Work through the data and say how many lines contain "start". The number alone is the answer.

Exercise inputs

******************************

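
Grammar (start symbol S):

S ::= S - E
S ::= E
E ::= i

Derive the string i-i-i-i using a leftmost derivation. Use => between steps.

S=>S-E=>S-E-E=>S-E-E-E=>E-E-E-E=>i-E-E-E=>i-i-E-E=>i-i-i-E=>i-i-i-i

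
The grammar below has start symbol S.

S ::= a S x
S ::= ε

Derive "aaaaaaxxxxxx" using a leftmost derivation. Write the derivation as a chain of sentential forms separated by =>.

S => aSx => aaSxx => aaaSxxx => aaaaSxxxx => aaaaaSxxxxx => aaaaaaSxxxxxx => aaaaaaxxxxxx

S => aSx   [S ::= a S x]
aSx => aaSxx   [S ::= a S x]
aaSxx => aaaSxxx   [S ::= a S x]
aaaSxxx => aaaaSxxxx   [S ::= a S x]
aaaaSxxxx => aaaaaSxxxxx   [S ::= a S x]
aaaaaSxxxxx => aaaaaaSxxxxxx   [S ::= a S x]
aaaaaaSxxxxxx => aaaaaaxxxxxx   [S ::= ε]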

******************************

Completed exercise
2